## [Task brief]
Your answer must match the data word for word.

## [Given records]
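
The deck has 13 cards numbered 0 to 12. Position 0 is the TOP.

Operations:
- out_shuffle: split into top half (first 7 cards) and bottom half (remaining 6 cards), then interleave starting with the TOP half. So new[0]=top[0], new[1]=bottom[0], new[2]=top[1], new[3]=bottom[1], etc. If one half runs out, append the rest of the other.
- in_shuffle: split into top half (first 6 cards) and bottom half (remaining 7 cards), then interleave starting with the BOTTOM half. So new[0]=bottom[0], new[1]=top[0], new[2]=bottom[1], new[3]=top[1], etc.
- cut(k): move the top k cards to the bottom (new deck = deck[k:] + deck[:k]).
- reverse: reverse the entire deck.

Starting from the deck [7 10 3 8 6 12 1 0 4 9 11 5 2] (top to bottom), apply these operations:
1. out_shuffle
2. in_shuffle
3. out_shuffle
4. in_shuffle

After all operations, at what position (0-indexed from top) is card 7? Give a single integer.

After op 1 (out_shuffle): [7 0 10 4 3 9 8 11 6 5 12 2 1]
After op 2 (in_shuffle): [8 7 11 0 6 10 5 4 12 3 2 9 1]
After op 3 (out_shuffle): [8 4 7 12 11 3 0 2 6 9 10 1 5]
After op 4 (in_shuffle): [0 8 2 4 6 7 9 12 10 11 1 3 5]
Card 7 is at position 5.

Answer: 5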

## [Solved exercise]
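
The deck has 13 cards numbered 0 to 12. Position 0 is the TOP.

Operations:
- out_shuffle: split into top half (first 7 cards) and bottom half (remaining 6 cards), then interleave starting with the TOP half. So new[0]=top[0], new[1]=bottom[0], new[2]=top[1], new[3]=bottom[1], etc. If one half runs out, append the rest of the other.
- in_shuffle: split into top half (first 6 cards) and bottom half (remaining 7 cards), then interleave starting with the BOTTOM half. So new[0]=bottom[0], new[1]=top[0], new[2]=bottom[1], new[3]=top[1], etc.
- cut(k): move the top k cards to the bottom (new deck = deck[k:] + deck[:k]).
- reverse: reverse the entire deck.

Starting from the deck [7 10 3 8 6 12 1 0 4 9 11 5 2] (top to bottom), apply these operations:
1. out_shuffle
2. in_shuffle
3. out_shuffle
4. in_shuffle

After all operations, at what position (0-indexed from top) is card 7? Give a single integer.

After op 1 (out_shuffle): [7 0 10 4 3 9 8 11 6 5 12 2 1]
After op 2 (in_shuffle): [8 7 11 0 6 10 5 4 12 3 2 9 1]
After op 3 (out_shuffle): [8 4 7 12 11 3 0 2 6 9 10 1 5]
After op 4 (in_shuffle): [0 8 2 4 6 7 9 12 10 11 1 3 5]
Card 7 is at position 5.

Answer: 5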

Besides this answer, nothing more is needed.